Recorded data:
++++

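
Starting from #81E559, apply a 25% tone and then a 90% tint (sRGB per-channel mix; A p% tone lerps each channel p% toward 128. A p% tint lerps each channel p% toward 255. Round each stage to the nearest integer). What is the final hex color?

#F2FAEF

#81E559 is rgb(129, 229, 89).
A 25% tone moves each channel 25% toward 128:
  R: 129 − 0.25 = 128.75 → 129
  G: 229 − 25.25 = 203.75 → 204
  B: 89 + 0.25×(128−89) = 89 + 9.75 = 98.75 → 99
After the tone: rgb(129, 204, 99) = #81CC63.
Lerp each channel 90% toward 255:
  R: 129 + 113.4 = 242.4 → 242
  G: 204 + 45.9 = 249.9 → 250
  B: 99 + 140.4 = 239.4 → 239
rgb(242, 250, 239) = #F2FAEF.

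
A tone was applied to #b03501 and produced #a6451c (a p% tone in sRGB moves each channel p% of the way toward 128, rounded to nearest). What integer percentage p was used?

#b03501 is rgb(176, 53, 1); #a6451c is rgb(166, 69, 28).
On the B channel (widest range): 28 ≈ 1 + (p/100)(128 − 1), so p ≈ 100×(28 − 1)/(128 − 1) = 2700/127 = 21.26.
p = 21 reproduces all three channels after rounding.

21%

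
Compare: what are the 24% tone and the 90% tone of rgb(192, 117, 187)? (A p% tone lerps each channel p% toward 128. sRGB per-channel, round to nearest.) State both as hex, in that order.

#B178AD, #867F86

24% tone:
  R: 192 + 0.24×(128−192) = 192 − 15.36 = 176.64 → 177
  G: 117 + 2.64 = 119.64 → 120
  B: 187 + 0.24×(128−187) = 187 − 14.16 = 172.84 → 173
  → #B178AD
90% tone:
  R: 192 − 57.6 = 134.4 → 134
  G: 117 + 9.9 = 126.9 → 127
  B: 187 − 53.1 = 133.9 → 134
  → #867F86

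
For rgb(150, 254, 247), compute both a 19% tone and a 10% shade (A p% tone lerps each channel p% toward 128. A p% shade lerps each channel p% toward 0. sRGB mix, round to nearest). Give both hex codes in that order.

#92E6E0, #87E5DE

19% tone:
  R: 150 − 4.18 = 145.82 → 146
  G: 254 + 0.19×(128−254) = 254 − 23.94 = 230.06 → 230
  B: 247 + 0.19×(128−247) = 247 − 22.61 = 224.39 → 224
  → #92E6E0
10% shade:
  R: 150 − 15 = 135 → 135
  G: 254 + 0.1×(0−254) = 254 − 25.4 = 228.6 → 229
  B: 247 + 0.1×(0−247) = 247 − 24.7 = 222.3 → 222
  → #87E5DE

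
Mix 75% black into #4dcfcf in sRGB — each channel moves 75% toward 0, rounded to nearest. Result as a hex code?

#4dcfcf is rgb(77, 207, 207).
Lerp each channel 75% toward 0:
  R: 77 − 57.75 = 19.25 → 19
  G: 207 + 0.75×(0−207) = 207 − 155.25 = 51.75 → 52
  B: 207 + 0.75×(0−207) = 207 − 155.25 = 51.75 → 52
rgb(19, 52, 52) = #133434.

#133434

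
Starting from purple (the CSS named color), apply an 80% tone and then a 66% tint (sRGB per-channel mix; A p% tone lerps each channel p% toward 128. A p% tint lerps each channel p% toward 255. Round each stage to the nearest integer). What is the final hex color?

#D4CBD4

CSS purple is rgb(128, 0, 128).
Lerp each channel 80% toward 128:
  R: 128 + 0.8×(128−128) = 128 + 0 = 128 → 128
  G: 0 + 0.8×(128−0) = 0 + 102.4 = 102.4 → 102
  B: 128 + 0 = 128 → 128
After the tone: rgb(128, 102, 128) = #806680.
A 66% tint moves each channel 66% toward 255:
  R: 128 + 0.66×(255−128) = 128 + 83.82 = 211.82 → 212
  G: 102 + 0.66×(255−102) = 102 + 100.98 = 202.98 → 203
  B: 128 + 83.82 = 211.82 → 212
rgb(212, 203, 212) = #D4CBD4.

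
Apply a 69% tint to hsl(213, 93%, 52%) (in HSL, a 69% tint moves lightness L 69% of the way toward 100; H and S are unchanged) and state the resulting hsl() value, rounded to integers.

L moves 69% from 52 toward 100: 52 + 33.12 = 85.12 → 85.
H and S are unchanged.

hsl(213, 93%, 85%)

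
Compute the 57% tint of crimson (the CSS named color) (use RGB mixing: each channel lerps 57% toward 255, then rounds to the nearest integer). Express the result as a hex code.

CSS crimson is rgb(220, 20, 60).
Lerp each channel 57% toward 255:
  R: 220 + 19.95 = 239.95 → 240
  G: 20 + 0.57×(255−20) = 20 + 133.95 = 153.95 → 154
  B: 60 + 0.57×(255−60) = 60 + 111.15 = 171.15 → 171
rgb(240, 154, 171) = #F09AAB.

#F09AAB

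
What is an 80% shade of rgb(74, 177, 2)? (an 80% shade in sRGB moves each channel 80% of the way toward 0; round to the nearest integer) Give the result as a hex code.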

++++

▶ **BRIEF**
An exact copy of the data is needed.

▶ **EXERCISE RESPONSE**
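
Starting from #81E559, apply a 25% tone and then a 90% tint (sRGB per-channel mix; A p% tone lerps each channel p% toward 128. A p% tint lerps each channel p% toward 255. Round each stage to the nearest integer). What is the final hex color?

#F2FAEF

#81E559 is rgb(129, 229, 89).
A 25% tone moves each channel 25% toward 128:
  R: 129 − 0.25 = 128.75 → 129
  G: 229 − 25.25 = 203.75 → 204
  B: 89 + 0.25×(128−89) = 89 + 9.75 = 98.75 → 99
After the tone: rgb(129, 204, 99) = #81CC63.
Lerp each channel 90% toward 255:
  R: 129 + 113.4 = 242.4 → 242
  G: 204 + 45.9 = 249.9 → 250
  B: 99 + 140.4 = 239.4 → 239
rgb(242, 250, 239) = #F2FAEF.

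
A tone was applied to #b03501 and produced #a6451c (a p% tone in sRGB moves each channel p% of the way toward 128, rounded to nearest). What integer percentage p was used?

#b03501 is rgb(176, 53, 1); #a6451c is rgb(166, 69, 28).
On the B channel (widest range): 28 ≈ 1 + (p/100)(128 − 1), so p ≈ 100×(28 − 1)/(128 − 1) = 2700/127 = 21.26.
p = 21 reproduces all three channels after rounding.

21%

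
Compare: what are the 24% tone and the 90% tone of rgb(192, 117, 187)? (A p% tone lerps each channel p% toward 128. sRGB per-channel, round to nearest.) State both as hex, in that order.

#B178AD, #867F86

24% tone:
  R: 192 + 0.24×(128−192) = 192 − 15.36 = 176.64 → 177
  G: 117 + 2.64 = 119.64 → 120
  B: 187 + 0.24×(128−187) = 187 − 14.16 = 172.84 → 173
  → #B178AD
90% tone:
  R: 192 − 57.6 = 134.4 → 134
  G: 117 + 9.9 = 126.9 → 127
  B: 187 − 53.1 = 133.9 → 134
  → #867F86

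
For rgb(150, 254, 247), compute both a 19% tone and a 10% shade (A p% tone lerps each channel p% toward 128. A p% shade lerps each channel p% toward 0. sRGB mix, round to nearest). Give both hex codes in that order.

#92E6E0, #87E5DE

19% tone:
  R: 150 − 4.18 = 145.82 → 146
  G: 254 + 0.19×(128−254) = 254 − 23.94 = 230.06 → 230
  B: 247 + 0.19×(128−247) = 247 − 22.61 = 224.39 → 224
  → #92E6E0
10% shade:
  R: 150 − 15 = 135 → 135
  G: 254 + 0.1×(0−254) = 254 − 25.4 = 228.6 → 229
  B: 247 + 0.1×(0−247) = 247 − 24.7 = 222.3 → 222
  → #87E5DE

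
Mix 75% black into #4dcfcf in sRGB — each channel moves 75% toward 0, rounded to nearest. Result as a hex code?

#4dcfcf is rgb(77, 207, 207).
Lerp each channel 75% toward 0:
  R: 77 − 57.75 = 19.25 → 19
  G: 207 + 0.75×(0−207) = 207 − 155.25 = 51.75 → 52
  B: 207 + 0.75×(0−207) = 207 − 155.25 = 51.75 → 52
rgb(19, 52, 52) = #133434.

#133434

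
Starting from purple (the CSS named color), apply an 80% tone and then a 66% tint (sRGB per-channel mix; A p% tone lerps each channel p% toward 128. A p% tint lerps each channel p% toward 255. Round each stage to the nearest integer). What is the final hex color?

#D4CBD4

CSS purple is rgb(128, 0, 128).
Lerp each channel 80% toward 128:
  R: 128 + 0.8×(128−128) = 128 + 0 = 128 → 128
  G: 0 + 0.8×(128−0) = 0 + 102.4 = 102.4 → 102
  B: 128 + 0 = 128 → 128
After the tone: rgb(128, 102, 128) = #806680.
A 66% tint moves each channel 66% toward 255:
  R: 128 + 0.66×(255−128) = 128 + 83.82 = 211.82 → 212
  G: 102 + 0.66×(255−102) = 102 + 100.98 = 202.98 → 203
  B: 128 + 83.82 = 211.82 → 212
rgb(212, 203, 212) = #D4CBD4.

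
Apply a 69% tint to hsl(213, 93%, 52%) (in HSL, a 69% tint moves lightness L 69% of the way toward 100; H and S are unchanged) and state the resulting hsl() value, rounded to integers.

L moves 69% from 52 toward 100: 52 + 33.12 = 85.12 → 85.
H and S are unchanged.

hsl(213, 93%, 85%)

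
Compute the 57% tint of crimson (the CSS named color) (use RGB mixing: each channel lerps 57% toward 255, then rounds to the nearest integer). Express the result as a hex code.

CSS crimson is rgb(220, 20, 60).
Lerp each channel 57% toward 255:
  R: 220 + 19.95 = 239.95 → 240
  G: 20 + 0.57×(255−20) = 20 + 133.95 = 153.95 → 154
  B: 60 + 0.57×(255−60) = 60 + 111.15 = 171.15 → 171
rgb(240, 154, 171) = #F09AAB.

#F09AAB

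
What is an 80% shade of rgb(74, 177, 2)? (an 80% shade in sRGB moves each channel 80% of the way toward 0; round to the nearest integer) Give the result as a hex code.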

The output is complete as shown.